• HOW TO COMPLETE THIS TASK: Scan the data below. Pull out each line where "section" occurs.

........

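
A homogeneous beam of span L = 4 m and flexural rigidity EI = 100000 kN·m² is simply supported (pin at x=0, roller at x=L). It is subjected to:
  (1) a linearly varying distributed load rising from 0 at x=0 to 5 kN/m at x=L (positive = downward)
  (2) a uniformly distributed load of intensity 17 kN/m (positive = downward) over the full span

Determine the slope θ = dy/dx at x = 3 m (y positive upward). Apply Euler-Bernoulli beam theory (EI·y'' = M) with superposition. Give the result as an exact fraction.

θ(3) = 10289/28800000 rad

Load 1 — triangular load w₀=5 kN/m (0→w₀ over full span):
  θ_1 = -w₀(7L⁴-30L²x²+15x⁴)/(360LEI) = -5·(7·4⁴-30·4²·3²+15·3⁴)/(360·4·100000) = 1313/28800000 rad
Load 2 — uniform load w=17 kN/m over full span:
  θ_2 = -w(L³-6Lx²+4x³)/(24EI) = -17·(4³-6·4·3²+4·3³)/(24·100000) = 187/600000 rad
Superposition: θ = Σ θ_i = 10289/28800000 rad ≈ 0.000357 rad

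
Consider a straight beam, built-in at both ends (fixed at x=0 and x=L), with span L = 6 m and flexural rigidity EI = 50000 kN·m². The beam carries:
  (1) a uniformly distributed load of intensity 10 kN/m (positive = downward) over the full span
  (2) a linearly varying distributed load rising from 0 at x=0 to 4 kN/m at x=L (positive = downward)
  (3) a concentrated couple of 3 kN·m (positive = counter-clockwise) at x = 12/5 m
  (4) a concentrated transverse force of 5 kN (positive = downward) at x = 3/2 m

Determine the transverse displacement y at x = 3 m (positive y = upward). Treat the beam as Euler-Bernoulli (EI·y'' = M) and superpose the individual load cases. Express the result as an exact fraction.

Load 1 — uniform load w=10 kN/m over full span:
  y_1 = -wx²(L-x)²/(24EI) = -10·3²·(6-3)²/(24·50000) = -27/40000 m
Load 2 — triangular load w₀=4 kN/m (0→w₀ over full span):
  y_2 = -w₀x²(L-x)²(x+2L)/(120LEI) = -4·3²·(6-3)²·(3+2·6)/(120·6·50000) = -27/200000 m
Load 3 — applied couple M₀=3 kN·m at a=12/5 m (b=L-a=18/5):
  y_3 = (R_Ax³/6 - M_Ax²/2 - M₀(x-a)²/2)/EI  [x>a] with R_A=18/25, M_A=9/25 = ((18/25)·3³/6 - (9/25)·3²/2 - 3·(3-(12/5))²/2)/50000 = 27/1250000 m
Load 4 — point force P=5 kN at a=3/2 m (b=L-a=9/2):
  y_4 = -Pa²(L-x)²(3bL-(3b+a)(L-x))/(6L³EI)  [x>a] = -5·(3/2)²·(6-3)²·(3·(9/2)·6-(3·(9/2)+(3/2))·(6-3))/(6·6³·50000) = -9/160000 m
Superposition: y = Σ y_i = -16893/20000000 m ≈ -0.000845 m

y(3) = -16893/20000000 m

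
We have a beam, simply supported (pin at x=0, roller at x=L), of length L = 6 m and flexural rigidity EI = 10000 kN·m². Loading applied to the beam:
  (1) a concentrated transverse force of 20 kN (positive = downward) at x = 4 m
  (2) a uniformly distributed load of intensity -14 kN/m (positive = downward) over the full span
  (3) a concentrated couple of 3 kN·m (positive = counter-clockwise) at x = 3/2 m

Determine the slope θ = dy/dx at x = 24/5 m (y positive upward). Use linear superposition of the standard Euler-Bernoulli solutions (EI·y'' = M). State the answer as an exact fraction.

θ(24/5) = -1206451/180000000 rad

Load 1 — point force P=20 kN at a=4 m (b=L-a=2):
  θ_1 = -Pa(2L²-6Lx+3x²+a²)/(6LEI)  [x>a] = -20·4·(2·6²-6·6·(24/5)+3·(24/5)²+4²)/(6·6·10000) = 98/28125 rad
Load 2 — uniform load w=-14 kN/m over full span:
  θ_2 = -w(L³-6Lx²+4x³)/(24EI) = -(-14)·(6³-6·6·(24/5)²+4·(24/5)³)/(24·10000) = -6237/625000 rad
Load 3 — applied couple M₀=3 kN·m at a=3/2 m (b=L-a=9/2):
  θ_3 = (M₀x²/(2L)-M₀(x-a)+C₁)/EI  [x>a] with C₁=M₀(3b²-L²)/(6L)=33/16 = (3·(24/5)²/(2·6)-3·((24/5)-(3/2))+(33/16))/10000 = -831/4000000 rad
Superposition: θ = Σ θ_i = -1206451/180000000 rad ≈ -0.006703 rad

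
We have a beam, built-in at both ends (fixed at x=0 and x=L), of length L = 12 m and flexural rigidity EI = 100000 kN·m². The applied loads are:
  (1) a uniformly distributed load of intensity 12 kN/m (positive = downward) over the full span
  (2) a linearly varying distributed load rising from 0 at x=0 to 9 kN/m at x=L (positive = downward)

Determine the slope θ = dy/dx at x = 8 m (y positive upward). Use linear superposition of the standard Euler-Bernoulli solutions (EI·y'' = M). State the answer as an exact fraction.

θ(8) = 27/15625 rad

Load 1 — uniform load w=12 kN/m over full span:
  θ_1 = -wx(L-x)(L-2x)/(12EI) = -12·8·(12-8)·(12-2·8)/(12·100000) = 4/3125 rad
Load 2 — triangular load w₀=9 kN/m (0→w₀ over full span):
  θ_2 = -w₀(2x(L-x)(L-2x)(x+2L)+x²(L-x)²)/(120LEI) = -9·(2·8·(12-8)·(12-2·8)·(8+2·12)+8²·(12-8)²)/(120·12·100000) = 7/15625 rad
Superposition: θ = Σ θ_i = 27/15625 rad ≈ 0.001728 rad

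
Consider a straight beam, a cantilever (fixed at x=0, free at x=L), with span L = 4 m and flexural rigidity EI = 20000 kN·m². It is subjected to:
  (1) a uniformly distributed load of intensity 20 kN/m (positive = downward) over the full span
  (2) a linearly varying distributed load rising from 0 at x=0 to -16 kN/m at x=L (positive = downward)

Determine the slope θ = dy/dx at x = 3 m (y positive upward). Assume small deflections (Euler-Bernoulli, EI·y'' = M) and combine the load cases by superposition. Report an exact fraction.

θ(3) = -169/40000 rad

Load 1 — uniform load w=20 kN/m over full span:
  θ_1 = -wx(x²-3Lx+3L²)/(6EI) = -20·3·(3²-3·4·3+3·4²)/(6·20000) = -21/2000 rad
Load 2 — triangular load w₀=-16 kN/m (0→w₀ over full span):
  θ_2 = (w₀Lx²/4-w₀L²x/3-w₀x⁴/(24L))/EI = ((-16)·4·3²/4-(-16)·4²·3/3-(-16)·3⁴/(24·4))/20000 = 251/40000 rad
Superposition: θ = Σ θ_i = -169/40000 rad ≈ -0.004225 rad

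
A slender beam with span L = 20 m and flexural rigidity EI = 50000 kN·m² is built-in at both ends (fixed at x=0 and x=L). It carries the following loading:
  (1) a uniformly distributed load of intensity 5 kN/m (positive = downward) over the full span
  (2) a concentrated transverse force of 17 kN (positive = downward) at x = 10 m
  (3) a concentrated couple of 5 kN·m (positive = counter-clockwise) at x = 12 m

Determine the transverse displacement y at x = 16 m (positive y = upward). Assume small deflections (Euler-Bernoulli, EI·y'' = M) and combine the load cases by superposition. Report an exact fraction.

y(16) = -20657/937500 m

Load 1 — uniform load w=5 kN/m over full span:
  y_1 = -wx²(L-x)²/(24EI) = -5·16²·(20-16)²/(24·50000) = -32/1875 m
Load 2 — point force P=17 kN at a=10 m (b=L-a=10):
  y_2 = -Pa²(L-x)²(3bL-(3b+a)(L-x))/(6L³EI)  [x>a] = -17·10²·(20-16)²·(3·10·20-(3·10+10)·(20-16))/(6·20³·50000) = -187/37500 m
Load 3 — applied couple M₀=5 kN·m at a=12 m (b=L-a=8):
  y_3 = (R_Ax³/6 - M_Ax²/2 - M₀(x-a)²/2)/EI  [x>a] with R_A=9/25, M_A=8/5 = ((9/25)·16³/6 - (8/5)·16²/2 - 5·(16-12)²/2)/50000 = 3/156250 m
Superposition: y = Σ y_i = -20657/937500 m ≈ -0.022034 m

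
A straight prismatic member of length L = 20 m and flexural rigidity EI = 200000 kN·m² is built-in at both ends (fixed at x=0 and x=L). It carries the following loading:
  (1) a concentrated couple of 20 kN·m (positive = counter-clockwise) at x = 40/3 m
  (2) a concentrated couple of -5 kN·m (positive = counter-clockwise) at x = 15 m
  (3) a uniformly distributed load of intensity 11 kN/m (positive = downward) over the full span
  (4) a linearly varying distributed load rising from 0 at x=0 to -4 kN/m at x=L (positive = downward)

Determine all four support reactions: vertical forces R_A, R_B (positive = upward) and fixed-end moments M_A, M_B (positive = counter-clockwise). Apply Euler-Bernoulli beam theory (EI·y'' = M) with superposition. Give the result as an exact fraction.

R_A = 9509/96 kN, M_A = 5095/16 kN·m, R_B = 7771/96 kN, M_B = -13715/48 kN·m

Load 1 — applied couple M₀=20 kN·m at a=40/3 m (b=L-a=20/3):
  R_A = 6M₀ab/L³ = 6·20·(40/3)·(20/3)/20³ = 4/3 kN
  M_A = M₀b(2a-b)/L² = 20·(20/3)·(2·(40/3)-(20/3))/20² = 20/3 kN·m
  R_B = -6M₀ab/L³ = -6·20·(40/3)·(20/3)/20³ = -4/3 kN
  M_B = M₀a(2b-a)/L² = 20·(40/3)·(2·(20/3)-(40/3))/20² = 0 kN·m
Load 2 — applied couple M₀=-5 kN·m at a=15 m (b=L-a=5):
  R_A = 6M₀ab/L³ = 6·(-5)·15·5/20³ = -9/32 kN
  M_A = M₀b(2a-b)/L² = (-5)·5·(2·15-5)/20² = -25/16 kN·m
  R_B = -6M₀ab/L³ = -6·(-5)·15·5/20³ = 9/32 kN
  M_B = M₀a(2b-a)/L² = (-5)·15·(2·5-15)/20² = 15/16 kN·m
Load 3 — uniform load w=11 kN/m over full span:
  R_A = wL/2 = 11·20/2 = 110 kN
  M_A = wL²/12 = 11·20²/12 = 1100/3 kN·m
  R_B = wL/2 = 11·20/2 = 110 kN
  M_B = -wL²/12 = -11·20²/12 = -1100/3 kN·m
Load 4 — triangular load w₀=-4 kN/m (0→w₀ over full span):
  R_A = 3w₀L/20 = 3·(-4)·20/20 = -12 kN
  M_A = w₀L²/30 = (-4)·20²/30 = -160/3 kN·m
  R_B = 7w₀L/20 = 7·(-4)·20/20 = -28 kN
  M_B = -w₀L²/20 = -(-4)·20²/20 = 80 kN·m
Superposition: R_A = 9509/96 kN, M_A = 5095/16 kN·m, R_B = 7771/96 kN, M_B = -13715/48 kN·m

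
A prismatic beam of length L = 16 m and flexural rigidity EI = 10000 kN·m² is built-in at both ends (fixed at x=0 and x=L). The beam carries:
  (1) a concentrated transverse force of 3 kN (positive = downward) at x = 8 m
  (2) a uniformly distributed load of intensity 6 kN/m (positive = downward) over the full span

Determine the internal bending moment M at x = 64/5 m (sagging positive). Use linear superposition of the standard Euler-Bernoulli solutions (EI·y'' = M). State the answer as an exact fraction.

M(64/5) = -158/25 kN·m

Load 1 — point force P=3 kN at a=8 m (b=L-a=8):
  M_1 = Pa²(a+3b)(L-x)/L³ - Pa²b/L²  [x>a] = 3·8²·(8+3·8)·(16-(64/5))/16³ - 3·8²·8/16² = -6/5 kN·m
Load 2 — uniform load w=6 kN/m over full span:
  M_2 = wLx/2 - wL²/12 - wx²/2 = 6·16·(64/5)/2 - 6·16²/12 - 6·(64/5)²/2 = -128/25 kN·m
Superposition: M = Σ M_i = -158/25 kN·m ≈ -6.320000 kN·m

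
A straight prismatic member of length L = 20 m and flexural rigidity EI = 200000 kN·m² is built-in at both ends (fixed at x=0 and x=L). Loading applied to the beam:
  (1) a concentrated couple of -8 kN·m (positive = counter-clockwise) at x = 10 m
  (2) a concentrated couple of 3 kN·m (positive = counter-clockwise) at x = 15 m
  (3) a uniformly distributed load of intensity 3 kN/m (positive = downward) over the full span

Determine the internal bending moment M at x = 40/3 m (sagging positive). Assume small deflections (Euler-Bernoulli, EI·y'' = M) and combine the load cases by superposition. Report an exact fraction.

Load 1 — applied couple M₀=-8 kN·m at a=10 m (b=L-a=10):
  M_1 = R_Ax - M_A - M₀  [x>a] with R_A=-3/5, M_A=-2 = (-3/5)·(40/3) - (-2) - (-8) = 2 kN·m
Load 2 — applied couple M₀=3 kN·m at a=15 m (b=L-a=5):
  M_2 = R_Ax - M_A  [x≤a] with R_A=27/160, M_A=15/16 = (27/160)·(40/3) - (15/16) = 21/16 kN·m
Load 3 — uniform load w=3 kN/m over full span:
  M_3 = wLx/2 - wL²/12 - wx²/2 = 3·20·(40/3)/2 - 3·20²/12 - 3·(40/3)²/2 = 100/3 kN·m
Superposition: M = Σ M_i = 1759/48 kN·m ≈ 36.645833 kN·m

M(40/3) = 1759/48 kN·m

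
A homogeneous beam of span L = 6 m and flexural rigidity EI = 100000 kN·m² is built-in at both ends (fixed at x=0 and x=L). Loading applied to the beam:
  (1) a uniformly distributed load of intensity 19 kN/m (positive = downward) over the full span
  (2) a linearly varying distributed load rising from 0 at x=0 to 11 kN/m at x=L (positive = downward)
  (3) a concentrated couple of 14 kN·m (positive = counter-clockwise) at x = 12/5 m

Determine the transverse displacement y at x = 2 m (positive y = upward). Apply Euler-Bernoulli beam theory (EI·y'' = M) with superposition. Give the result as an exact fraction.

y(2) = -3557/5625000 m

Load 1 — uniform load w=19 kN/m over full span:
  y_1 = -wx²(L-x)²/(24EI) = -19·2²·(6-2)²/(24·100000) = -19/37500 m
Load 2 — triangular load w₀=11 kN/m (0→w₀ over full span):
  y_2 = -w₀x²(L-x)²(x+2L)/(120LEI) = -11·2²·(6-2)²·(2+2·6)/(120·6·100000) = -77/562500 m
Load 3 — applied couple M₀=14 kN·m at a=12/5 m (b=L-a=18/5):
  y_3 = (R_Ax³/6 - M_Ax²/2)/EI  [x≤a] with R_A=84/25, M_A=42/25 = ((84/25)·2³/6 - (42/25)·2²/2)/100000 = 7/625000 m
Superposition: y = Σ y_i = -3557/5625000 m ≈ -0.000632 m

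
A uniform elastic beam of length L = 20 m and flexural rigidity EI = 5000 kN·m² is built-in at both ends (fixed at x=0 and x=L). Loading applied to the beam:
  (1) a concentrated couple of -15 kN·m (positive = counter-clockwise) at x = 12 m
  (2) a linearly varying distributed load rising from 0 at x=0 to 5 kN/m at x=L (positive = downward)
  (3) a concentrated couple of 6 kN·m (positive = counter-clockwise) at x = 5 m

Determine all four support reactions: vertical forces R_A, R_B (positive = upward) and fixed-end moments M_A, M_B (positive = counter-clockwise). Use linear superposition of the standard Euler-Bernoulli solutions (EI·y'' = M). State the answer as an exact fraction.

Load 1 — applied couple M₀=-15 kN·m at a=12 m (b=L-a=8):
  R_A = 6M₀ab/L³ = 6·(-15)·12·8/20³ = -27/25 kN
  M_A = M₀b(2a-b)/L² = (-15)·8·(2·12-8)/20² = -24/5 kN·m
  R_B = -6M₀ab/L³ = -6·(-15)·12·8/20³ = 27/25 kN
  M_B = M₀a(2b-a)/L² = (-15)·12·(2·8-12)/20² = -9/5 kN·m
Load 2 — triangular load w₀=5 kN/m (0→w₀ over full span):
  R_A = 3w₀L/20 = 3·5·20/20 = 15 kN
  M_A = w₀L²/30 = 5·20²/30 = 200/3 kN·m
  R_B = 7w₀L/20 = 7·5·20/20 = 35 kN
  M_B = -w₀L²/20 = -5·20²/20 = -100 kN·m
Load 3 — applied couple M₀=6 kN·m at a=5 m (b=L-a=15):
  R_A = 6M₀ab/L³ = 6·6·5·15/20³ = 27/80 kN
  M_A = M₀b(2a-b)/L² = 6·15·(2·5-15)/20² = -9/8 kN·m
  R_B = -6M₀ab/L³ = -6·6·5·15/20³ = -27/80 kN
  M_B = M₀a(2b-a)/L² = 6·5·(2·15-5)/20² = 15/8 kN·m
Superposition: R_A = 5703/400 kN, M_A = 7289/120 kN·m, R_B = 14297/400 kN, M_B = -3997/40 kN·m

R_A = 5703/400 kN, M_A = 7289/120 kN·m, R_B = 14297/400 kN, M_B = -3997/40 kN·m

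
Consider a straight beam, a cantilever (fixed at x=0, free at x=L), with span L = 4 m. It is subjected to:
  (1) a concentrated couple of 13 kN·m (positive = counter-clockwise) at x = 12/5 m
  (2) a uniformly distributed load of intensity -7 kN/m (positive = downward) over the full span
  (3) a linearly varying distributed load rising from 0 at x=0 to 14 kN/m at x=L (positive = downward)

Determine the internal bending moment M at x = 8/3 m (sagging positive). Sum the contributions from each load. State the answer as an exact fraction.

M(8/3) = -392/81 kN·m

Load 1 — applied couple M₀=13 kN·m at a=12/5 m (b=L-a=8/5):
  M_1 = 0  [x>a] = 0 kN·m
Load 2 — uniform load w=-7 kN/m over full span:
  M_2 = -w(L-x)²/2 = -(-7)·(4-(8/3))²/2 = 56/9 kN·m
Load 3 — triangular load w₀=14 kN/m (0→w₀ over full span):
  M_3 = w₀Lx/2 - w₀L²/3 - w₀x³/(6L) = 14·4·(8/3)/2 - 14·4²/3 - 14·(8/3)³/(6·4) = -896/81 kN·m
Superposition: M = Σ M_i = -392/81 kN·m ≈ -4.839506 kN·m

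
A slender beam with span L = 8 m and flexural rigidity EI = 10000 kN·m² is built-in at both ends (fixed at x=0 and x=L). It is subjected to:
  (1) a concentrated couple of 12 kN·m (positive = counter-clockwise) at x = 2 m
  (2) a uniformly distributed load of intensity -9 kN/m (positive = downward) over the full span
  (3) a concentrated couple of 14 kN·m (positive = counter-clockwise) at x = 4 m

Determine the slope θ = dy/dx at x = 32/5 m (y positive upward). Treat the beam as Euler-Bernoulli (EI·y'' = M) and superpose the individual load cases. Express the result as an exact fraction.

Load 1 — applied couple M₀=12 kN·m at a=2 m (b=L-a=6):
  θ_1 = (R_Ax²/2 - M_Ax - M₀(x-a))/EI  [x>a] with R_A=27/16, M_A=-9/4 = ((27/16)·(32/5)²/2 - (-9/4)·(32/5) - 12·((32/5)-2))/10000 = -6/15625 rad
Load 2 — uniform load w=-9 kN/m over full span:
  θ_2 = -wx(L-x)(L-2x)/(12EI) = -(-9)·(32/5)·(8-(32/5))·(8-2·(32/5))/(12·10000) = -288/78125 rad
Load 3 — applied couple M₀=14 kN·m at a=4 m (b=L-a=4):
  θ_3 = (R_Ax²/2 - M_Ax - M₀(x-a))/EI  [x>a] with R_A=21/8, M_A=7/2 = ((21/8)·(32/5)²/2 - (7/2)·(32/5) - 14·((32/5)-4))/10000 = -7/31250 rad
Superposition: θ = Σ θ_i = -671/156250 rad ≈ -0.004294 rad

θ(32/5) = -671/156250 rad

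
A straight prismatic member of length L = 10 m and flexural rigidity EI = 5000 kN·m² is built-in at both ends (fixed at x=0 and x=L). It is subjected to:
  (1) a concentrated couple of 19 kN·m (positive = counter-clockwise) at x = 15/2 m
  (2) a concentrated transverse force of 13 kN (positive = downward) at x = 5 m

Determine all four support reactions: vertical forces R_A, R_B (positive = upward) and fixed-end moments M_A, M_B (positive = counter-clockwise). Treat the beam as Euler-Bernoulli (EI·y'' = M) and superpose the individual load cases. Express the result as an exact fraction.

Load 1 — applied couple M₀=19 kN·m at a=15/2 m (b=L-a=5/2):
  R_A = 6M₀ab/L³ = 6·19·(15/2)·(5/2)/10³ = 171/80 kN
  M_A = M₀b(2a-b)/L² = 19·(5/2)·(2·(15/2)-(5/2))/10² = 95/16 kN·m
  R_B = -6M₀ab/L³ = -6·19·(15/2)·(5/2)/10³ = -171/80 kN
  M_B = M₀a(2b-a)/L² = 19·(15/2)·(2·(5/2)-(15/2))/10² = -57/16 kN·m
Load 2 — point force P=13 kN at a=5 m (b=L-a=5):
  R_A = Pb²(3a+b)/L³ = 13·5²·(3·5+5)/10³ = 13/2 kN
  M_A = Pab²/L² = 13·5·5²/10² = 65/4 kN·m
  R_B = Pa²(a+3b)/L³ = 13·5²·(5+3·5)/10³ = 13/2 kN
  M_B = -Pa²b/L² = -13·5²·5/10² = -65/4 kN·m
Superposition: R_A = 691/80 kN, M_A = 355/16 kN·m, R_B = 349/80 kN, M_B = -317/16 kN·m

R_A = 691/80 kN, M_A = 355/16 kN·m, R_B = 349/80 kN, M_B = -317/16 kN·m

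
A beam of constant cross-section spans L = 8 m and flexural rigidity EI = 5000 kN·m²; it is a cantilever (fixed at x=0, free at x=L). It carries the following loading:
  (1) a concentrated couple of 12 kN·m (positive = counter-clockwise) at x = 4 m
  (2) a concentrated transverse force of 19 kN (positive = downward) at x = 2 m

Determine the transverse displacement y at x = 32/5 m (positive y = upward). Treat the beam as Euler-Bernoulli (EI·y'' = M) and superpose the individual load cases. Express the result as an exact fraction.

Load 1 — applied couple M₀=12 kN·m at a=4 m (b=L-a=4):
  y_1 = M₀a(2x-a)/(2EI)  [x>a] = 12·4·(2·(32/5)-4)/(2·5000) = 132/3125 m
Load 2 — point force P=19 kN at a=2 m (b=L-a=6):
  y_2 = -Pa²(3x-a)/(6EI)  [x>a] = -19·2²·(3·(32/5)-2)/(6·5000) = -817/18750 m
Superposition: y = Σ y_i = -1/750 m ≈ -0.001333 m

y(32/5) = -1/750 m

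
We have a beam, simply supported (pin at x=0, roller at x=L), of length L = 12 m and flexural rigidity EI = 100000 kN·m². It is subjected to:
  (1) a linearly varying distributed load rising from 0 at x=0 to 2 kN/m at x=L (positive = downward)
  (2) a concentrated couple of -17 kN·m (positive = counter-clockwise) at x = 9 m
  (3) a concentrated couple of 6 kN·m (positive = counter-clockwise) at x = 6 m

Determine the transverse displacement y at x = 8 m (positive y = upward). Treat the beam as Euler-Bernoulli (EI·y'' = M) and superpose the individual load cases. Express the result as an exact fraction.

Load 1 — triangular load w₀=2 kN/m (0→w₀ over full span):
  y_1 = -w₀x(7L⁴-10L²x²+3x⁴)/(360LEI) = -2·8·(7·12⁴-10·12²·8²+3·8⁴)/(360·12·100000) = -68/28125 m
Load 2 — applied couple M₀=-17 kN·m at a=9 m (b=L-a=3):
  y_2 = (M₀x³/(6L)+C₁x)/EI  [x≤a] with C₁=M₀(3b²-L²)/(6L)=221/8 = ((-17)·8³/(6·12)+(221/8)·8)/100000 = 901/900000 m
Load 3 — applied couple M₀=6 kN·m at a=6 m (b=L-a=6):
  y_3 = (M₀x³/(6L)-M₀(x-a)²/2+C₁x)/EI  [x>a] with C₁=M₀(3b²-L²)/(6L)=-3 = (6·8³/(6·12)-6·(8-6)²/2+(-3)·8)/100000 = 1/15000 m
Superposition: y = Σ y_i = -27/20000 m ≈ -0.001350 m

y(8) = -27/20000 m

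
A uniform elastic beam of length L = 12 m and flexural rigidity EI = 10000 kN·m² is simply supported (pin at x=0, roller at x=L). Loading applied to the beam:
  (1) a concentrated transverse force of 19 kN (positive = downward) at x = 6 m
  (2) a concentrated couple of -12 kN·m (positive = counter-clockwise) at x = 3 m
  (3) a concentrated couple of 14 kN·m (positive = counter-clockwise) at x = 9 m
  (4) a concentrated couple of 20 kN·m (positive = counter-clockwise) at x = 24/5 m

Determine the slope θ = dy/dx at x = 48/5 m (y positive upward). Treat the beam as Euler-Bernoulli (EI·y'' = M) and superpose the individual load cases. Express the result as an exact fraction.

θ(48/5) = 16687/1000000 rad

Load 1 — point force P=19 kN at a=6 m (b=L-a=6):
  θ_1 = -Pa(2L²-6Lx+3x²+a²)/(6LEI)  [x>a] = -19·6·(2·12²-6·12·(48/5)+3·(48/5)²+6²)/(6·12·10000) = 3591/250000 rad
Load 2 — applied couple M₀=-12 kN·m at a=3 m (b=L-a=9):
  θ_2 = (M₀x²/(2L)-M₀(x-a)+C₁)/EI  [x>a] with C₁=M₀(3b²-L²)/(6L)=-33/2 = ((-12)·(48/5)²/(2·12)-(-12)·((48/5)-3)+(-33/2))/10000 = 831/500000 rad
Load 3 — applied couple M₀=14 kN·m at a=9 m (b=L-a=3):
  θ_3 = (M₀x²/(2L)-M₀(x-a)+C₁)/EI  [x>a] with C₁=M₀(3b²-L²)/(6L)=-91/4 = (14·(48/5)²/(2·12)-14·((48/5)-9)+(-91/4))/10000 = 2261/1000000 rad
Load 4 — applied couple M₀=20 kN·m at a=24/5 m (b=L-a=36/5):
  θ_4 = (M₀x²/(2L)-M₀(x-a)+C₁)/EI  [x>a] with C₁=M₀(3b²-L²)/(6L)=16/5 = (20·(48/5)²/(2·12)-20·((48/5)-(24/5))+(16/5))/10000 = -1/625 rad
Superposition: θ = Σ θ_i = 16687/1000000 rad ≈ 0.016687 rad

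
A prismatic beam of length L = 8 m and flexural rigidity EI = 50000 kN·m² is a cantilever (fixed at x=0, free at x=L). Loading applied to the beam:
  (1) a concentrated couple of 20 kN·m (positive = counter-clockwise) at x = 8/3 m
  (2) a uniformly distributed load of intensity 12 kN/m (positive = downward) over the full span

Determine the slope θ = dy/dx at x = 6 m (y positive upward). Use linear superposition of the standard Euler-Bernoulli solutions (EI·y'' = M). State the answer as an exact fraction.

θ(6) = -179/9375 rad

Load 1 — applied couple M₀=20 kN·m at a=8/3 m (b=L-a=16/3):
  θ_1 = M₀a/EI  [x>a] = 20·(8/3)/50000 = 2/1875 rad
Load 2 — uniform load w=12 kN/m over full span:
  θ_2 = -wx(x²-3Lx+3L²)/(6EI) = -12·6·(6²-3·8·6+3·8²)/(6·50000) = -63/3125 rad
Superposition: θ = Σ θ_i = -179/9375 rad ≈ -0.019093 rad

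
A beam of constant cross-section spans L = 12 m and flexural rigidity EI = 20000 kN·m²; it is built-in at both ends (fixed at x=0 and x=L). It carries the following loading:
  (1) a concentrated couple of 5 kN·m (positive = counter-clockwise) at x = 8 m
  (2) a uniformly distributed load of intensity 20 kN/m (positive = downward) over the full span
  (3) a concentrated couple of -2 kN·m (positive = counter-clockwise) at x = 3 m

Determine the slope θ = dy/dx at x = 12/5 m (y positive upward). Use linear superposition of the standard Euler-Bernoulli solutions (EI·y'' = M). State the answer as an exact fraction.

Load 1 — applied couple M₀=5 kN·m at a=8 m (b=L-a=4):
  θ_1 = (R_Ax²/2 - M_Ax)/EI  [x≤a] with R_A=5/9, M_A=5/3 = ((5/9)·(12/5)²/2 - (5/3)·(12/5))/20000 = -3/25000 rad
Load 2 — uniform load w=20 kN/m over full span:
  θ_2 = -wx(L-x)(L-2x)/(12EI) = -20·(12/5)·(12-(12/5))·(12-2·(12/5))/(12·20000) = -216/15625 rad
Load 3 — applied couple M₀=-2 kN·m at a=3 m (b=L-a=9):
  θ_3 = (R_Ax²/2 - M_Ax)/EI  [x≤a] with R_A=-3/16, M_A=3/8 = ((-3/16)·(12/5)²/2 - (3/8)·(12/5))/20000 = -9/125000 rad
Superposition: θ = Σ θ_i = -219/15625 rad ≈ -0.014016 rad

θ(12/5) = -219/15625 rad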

........

• FINISHED TASK:
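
A beam of constant cross-section spans L = 8 m and flexural rigidity EI = 5000 kN·m²; it is a cantilever (fixed at x=0, free at x=L). It carries the following loading:
A beam of constant cross-section spans L = 12 m and flexural rigidity EI = 20000 kN·m²; it is built-in at both ends (fixed at x=0 and x=L). It carries the following loading: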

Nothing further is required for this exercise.